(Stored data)
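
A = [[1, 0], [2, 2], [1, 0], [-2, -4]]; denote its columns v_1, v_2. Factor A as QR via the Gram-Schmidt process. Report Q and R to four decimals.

v_1 = (1, 2, 1, -2); ‖v_1‖ = 3.1623, so q_1 = (0.3162, 0.6325, 0.3162, -0.6325).
q_1·v_2 = 0.3162·0 + 0.6325·2 + 0.3162·0 + (-0.6325)·(-4) = 3.7947.
u_2 = v_2 − 3.7947·q_1 = (-1.2000, -0.4000, -1.2000, -1.6000).
‖u_2‖ = 2.3664, so q_2 = (-0.5071, -0.1690, -0.5071, -0.6761).

Q = [[0.3162, -0.5071], [0.6325, -0.1690], [0.3162, -0.5071], [-0.6325, -0.6761]], R = [[3.1623, 3.7947], [0.0000, 2.3664]]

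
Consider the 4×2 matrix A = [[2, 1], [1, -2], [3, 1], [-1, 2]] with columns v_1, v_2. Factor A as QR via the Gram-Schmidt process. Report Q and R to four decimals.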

**WHAT NEEDS TO BE DONE:**
Would you transcribe every entry exactly?

**EXPECTED ANSWER:**
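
A = [[1, 0], [2, 2], [1, 0], [-2, -4]]; denote its columns v_1, v_2. Factor A as QR via the Gram-Schmidt process. Report Q and R to four decimals.

v_1 = (1, 2, 1, -2); ‖v_1‖ = 3.1623, so q_1 = (0.3162, 0.6325, 0.3162, -0.6325).
q_1·v_2 = 0.3162·0 + 0.6325·2 + 0.3162·0 + (-0.6325)·(-4) = 3.7947.
u_2 = v_2 − 3.7947·q_1 = (-1.2000, -0.4000, -1.2000, -1.6000).
‖u_2‖ = 2.3664, so q_2 = (-0.5071, -0.1690, -0.5071, -0.6761).

Q = [[0.3162, -0.5071], [0.6325, -0.1690], [0.3162, -0.5071], [-0.6325, -0.6761]], R = [[3.1623, 3.7947], [0.0000, 2.3664]]

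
Consider the 4×2 matrix A = [[2, 1], [1, -2], [3, 1], [-1, 2]] with columns v_1, v_2. Factor A as QR via the Gram-Schmidt process. Report Q and R to four decimals.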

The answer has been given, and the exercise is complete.